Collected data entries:
________________________________________

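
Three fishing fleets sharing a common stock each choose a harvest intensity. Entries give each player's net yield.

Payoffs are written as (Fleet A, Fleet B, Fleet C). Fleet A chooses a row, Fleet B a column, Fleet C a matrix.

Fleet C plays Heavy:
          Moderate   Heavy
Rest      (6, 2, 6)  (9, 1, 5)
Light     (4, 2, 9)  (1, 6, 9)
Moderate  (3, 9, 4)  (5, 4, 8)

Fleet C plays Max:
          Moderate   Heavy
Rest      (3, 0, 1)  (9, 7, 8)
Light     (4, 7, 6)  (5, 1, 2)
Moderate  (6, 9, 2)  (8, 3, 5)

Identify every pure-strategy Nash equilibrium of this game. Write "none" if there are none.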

________________________________________

- **Your instructions**
In full and verbatim, transcribe the data.

- **Task solution**
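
Three fishing fleets sharing a common stock each choose a harvest intensity. Entries give each player's net yield.

Payoffs are written as (Fleet A, Fleet B, Fleet C). Fleet A chooses a row, Fleet B a column, Fleet C a matrix.

Fleet C plays Heavy:
          Moderate   Heavy
Rest      (6, 2, 6)  (9, 1, 5)
Light     (4, 2, 9)  (1, 6, 9)
Moderate  (3, 9, 4)  (5, 4, 8)

Fleet C plays Max:
          Moderate   Heavy
Rest      (3, 0, 1)  (9, 7, 8)
Light     (4, 7, 6)  (5, 1, 2)
Moderate  (6, 9, 2)  (8, 3, 5)

Identify every pure-strategy Nash equilibrium of this game. Write "none" if there are none.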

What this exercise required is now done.